Exercise aim: You are to retype exactly the line with "Consider a unity-feedback" and every line after it in the entries below.

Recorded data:
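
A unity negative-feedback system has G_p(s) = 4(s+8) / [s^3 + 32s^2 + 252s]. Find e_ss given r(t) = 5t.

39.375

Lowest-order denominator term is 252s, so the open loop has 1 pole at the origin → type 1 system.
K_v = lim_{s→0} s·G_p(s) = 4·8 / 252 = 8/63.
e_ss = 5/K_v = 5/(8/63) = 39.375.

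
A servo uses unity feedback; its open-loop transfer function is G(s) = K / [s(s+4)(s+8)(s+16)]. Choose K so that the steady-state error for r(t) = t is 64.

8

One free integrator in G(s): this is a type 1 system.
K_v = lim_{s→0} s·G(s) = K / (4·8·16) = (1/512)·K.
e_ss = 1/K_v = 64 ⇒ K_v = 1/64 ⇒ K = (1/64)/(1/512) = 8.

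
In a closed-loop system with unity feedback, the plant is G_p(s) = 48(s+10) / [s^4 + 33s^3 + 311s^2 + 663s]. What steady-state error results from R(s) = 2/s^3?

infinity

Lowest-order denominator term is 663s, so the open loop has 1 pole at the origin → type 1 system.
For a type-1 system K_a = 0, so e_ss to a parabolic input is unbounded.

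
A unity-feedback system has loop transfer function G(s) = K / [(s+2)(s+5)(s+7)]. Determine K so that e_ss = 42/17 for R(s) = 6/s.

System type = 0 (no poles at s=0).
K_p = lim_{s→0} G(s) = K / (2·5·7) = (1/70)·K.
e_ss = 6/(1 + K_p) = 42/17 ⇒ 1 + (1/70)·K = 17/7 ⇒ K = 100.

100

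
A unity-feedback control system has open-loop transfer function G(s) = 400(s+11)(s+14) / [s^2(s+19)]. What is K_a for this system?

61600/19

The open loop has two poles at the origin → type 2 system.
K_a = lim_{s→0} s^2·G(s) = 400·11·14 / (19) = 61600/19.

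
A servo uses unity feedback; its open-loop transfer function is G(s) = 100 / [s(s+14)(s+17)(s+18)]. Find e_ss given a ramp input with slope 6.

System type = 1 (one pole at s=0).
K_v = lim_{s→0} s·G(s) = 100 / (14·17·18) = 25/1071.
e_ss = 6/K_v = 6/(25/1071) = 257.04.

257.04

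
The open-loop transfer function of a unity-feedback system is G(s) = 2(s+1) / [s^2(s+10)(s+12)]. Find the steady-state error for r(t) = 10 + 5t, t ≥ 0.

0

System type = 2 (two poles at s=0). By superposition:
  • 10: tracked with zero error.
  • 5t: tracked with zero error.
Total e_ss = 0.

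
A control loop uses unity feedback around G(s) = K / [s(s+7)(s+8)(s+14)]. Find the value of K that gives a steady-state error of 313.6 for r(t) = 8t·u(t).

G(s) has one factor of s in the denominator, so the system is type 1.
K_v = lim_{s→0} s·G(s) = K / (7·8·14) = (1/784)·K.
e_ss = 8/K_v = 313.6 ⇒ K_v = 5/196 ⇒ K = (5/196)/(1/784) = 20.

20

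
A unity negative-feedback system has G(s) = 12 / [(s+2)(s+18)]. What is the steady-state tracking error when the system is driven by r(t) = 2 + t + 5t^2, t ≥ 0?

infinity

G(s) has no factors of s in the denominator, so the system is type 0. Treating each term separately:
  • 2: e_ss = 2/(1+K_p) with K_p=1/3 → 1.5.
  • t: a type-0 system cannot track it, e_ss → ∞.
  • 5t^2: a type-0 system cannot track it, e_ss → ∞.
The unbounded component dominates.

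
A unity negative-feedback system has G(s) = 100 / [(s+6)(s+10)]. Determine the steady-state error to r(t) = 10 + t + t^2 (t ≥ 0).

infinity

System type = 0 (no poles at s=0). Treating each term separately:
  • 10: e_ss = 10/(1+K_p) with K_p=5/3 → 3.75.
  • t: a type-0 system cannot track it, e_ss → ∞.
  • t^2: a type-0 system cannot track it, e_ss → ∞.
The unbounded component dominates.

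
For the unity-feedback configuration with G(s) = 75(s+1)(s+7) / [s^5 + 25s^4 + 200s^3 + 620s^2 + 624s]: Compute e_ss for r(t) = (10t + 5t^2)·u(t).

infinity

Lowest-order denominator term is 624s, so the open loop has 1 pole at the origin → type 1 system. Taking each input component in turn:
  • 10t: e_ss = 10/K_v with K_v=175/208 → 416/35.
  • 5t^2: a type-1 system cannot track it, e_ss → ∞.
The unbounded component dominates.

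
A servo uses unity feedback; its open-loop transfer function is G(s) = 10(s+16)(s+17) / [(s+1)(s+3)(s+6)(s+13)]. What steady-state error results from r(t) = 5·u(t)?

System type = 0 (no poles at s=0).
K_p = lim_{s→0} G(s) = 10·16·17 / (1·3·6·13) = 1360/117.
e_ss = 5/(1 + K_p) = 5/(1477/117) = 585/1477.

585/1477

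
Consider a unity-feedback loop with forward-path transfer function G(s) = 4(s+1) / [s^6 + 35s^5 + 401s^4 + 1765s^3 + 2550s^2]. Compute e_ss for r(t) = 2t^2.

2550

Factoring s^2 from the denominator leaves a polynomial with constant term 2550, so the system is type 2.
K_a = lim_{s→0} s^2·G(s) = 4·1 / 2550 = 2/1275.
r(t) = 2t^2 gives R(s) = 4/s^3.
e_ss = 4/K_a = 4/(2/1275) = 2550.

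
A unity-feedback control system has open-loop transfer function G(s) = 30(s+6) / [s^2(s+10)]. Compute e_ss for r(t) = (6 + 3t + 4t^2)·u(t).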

Solution to this problem:
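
Consider a unity-feedback loop with forward-path transfer function G(s) = 4(s+1) / [s^6 + 35s^5 + 401s^4 + 1765s^3 + 2550s^2]. Compute e_ss for r(t) = 2t^2.

2550

Factoring s^2 from the denominator leaves a polynomial with constant term 2550, so the system is type 2.
K_a = lim_{s→0} s^2·G(s) = 4·1 / 2550 = 2/1275.
r(t) = 2t^2 gives R(s) = 4/s^3.
e_ss = 4/K_a = 4/(2/1275) = 2550.

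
A unity-feedback control system has open-loop transfer function G(s) = 30(s+6) / [s^2(s+10)]. Compute e_ss for r(t) = (6 + 3t + 4t^2)·u(t).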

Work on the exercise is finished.